_PROBLEM TO WORK ON_
Would you please copy the part of the material below that opens with the line containing "(8/ 8+8/ 16)+(8/ 15+99) = 3031/ 30 = 101.03" and closes with the line containing "((97 /31) /31"? Copy it exactly, and only it.
::: DATA TO PROCESS :::
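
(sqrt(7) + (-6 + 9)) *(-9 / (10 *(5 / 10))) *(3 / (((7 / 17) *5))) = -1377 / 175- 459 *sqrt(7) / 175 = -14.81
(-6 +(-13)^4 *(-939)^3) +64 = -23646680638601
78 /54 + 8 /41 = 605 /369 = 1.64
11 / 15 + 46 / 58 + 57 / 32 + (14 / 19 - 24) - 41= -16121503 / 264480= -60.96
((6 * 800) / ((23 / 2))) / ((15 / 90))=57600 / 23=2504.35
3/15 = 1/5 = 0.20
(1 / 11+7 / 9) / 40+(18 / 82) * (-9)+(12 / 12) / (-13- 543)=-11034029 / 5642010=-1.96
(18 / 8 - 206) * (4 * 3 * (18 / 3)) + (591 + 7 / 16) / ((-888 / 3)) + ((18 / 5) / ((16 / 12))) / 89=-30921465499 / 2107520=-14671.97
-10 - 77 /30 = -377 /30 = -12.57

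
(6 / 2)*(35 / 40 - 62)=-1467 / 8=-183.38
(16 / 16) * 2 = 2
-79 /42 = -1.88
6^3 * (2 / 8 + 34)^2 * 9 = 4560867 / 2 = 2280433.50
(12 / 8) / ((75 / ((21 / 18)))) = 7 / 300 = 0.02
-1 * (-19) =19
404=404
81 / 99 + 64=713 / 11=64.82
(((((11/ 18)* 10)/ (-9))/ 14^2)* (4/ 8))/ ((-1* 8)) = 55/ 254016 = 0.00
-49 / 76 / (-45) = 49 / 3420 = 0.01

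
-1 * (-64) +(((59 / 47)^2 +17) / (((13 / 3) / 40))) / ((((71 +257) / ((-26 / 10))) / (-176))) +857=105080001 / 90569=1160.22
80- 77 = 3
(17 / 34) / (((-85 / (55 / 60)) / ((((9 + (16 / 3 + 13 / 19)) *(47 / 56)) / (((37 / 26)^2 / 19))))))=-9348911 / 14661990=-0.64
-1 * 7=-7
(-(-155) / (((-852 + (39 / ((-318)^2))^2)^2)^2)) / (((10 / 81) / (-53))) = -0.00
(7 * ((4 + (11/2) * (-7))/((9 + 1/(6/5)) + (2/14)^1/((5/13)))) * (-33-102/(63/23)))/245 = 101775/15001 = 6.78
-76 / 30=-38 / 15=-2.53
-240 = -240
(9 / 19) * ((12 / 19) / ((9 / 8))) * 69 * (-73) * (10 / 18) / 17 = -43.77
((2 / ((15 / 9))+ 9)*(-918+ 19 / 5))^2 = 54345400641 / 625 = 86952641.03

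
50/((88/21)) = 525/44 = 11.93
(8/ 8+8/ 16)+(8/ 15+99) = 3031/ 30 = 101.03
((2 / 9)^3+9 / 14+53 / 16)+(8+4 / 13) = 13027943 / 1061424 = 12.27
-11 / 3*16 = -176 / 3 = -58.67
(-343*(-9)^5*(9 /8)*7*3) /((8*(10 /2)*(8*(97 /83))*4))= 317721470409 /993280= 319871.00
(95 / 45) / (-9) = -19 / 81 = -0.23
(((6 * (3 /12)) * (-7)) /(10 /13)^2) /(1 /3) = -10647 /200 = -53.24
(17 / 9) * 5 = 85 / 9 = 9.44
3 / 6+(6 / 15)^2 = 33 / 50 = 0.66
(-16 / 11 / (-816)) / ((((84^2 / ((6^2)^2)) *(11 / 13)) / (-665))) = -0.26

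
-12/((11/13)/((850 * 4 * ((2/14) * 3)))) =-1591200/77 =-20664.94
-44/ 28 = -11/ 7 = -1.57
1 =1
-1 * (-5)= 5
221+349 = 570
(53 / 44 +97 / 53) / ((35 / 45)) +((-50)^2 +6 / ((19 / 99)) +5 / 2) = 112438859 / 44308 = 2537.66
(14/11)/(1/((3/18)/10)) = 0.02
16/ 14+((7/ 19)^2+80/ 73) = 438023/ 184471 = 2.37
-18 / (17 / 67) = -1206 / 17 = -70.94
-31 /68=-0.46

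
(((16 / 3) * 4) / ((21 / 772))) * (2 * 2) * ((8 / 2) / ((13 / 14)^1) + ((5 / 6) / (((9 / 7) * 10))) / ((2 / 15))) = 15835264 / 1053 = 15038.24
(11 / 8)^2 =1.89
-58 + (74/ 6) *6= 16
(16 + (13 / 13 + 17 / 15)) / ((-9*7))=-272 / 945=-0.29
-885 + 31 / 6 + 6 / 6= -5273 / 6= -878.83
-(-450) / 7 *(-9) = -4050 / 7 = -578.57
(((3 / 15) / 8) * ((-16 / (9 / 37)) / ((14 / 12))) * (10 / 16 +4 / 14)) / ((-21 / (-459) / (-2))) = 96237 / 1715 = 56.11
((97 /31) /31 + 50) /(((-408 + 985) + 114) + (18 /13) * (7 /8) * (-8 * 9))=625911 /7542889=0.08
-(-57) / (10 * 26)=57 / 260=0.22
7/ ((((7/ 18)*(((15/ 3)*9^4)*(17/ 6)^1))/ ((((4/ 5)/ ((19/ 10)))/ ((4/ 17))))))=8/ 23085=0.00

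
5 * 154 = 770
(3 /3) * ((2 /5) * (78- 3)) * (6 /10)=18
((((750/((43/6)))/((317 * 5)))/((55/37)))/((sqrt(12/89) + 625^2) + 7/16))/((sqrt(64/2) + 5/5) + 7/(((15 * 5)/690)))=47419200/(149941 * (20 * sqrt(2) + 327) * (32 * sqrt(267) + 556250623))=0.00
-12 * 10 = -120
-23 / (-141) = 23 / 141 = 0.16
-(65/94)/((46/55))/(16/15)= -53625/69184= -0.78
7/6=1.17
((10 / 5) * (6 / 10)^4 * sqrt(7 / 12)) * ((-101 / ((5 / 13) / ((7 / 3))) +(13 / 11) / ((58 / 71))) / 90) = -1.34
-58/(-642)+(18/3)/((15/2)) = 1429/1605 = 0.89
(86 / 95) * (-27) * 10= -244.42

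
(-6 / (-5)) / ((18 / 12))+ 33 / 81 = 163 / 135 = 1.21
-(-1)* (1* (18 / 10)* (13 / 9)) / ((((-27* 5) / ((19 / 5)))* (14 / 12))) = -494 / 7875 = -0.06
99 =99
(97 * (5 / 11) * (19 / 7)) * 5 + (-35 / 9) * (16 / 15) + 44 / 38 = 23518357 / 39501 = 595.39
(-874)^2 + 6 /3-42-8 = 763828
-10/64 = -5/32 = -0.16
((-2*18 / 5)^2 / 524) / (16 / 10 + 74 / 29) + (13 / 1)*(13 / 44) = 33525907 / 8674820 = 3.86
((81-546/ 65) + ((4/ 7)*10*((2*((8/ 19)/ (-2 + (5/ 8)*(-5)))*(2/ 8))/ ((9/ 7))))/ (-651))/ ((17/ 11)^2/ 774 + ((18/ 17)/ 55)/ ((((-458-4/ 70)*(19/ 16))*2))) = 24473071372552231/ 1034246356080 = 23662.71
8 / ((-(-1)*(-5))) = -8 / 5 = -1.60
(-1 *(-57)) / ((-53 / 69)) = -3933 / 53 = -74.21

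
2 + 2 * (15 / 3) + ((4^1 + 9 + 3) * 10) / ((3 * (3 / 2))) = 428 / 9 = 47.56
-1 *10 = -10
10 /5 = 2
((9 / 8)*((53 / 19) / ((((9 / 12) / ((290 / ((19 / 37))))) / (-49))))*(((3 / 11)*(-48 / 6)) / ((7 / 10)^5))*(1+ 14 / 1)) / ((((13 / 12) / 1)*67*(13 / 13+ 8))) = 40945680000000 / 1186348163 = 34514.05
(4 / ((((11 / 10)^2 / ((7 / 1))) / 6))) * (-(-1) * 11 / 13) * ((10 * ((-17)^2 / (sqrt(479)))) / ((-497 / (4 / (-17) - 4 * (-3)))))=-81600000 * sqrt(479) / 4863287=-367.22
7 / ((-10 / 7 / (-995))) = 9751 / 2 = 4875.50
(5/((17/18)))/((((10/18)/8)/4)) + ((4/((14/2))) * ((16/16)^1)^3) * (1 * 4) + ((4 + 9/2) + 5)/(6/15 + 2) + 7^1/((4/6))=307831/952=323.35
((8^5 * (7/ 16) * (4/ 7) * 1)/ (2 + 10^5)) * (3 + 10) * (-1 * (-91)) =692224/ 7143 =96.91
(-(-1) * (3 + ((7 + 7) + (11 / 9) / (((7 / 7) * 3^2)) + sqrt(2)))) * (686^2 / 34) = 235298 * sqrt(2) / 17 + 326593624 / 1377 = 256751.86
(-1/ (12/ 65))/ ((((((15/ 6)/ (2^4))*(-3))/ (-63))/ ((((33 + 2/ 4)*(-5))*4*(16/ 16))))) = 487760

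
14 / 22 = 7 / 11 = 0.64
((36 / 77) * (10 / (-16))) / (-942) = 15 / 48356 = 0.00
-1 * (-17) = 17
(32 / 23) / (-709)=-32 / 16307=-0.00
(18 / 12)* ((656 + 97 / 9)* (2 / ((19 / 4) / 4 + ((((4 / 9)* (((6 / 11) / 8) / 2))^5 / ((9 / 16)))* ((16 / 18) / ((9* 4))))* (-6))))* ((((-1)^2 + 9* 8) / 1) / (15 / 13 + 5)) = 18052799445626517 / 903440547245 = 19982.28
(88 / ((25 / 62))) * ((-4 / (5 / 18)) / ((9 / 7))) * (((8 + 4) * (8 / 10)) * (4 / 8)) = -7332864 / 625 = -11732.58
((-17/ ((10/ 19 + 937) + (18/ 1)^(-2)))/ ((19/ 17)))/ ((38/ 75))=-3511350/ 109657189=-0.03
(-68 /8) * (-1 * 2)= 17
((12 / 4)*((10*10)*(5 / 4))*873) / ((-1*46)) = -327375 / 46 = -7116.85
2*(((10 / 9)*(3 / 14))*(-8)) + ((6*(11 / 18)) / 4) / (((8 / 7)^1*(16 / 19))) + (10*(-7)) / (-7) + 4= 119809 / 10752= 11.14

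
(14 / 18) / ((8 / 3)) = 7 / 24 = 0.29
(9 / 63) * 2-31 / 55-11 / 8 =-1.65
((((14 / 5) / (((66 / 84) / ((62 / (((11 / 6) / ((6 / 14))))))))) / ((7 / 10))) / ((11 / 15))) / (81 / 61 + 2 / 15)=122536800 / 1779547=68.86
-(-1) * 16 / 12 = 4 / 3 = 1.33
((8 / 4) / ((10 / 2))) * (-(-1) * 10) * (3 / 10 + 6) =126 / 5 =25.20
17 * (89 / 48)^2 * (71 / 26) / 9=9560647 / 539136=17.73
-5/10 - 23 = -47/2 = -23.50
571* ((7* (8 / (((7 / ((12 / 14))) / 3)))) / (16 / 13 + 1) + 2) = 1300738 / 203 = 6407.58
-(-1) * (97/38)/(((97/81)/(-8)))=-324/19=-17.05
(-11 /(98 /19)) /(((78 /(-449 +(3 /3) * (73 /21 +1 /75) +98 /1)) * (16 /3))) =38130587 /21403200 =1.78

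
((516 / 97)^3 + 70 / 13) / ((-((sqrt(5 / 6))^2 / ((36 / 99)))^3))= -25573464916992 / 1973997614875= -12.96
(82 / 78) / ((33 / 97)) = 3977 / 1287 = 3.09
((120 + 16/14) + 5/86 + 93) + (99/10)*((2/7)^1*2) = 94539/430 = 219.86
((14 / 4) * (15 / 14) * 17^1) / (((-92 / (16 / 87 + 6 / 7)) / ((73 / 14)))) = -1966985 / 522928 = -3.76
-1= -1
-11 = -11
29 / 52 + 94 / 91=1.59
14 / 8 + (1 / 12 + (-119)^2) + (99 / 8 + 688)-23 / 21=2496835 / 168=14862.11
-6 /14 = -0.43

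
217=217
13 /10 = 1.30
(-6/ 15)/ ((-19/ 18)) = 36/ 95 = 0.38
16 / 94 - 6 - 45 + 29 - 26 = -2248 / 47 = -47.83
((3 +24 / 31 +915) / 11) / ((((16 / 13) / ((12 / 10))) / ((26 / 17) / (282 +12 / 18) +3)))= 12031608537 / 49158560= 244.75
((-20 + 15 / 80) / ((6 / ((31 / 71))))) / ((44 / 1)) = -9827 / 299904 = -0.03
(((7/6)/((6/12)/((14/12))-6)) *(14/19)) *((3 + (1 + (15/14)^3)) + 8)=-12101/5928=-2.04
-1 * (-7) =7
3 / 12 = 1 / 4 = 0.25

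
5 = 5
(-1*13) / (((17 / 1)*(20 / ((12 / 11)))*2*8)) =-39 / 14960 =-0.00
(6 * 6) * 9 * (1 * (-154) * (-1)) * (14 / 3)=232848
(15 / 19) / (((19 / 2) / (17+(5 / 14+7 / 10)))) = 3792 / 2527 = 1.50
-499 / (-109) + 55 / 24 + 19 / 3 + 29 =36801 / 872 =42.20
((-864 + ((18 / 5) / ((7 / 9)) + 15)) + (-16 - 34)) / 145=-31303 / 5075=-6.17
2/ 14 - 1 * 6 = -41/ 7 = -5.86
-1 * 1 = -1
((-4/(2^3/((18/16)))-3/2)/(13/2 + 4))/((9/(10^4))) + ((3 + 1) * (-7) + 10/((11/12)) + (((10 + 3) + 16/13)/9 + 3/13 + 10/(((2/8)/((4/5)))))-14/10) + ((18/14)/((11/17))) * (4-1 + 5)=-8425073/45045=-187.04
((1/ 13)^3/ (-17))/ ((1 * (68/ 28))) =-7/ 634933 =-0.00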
:::
_WORKED SOLUTION_
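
(8/ 8+8/ 16)+(8/ 15+99) = 3031/ 30 = 101.03
((2 / 9)^3+9 / 14+53 / 16)+(8+4 / 13) = 13027943 / 1061424 = 12.27
-11 / 3*16 = -176 / 3 = -58.67
(-343*(-9)^5*(9 /8)*7*3) /((8*(10 /2)*(8*(97 /83))*4))= 317721470409 /993280= 319871.00
(95 / 45) / (-9) = -19 / 81 = -0.23
(((6 * (3 /12)) * (-7)) /(10 /13)^2) /(1 /3) = -10647 /200 = -53.24
(17 / 9) * 5 = 85 / 9 = 9.44
3 / 6+(6 / 15)^2 = 33 / 50 = 0.66
(-16 / 11 / (-816)) / ((((84^2 / ((6^2)^2)) *(11 / 13)) / (-665))) = -0.26

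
-12/((11/13)/((850 * 4 * ((2/14) * 3)))) =-1591200/77 =-20664.94
-44/ 28 = -11/ 7 = -1.57
1 =1
-1 * (-5)= 5
221+349 = 570
(53 / 44 +97 / 53) / ((35 / 45)) +((-50)^2 +6 / ((19 / 99)) +5 / 2) = 112438859 / 44308 = 2537.66
(14/11)/(1/((3/18)/10)) = 0.02
16/ 14+((7/ 19)^2+80/ 73) = 438023/ 184471 = 2.37
-18 / (17 / 67) = -1206 / 17 = -70.94
-31 /68=-0.46

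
(((16 / 3) * 4) / ((21 / 772))) * (2 * 2) * ((8 / 2) / ((13 / 14)^1) + ((5 / 6) / (((9 / 7) * 10))) / ((2 / 15))) = 15835264 / 1053 = 15038.24
(11 / 8)^2 =1.89
-58 + (74/ 6) *6= 16
(16 + (13 / 13 + 17 / 15)) / ((-9*7))=-272 / 945=-0.29
-885 + 31 / 6 + 6 / 6= -5273 / 6= -878.83
-(-450) / 7 *(-9) = -4050 / 7 = -578.57
(((3 / 15) / 8) * ((-16 / (9 / 37)) / ((14 / 12))) * (10 / 16 +4 / 14)) / ((-21 / (-459) / (-2))) = 96237 / 1715 = 56.11
((97 /31) /31 + 50) /(((-408 + 985) + 114) + (18 /13) * (7 /8) * (-8 * 9))=625911 /7542889=0.08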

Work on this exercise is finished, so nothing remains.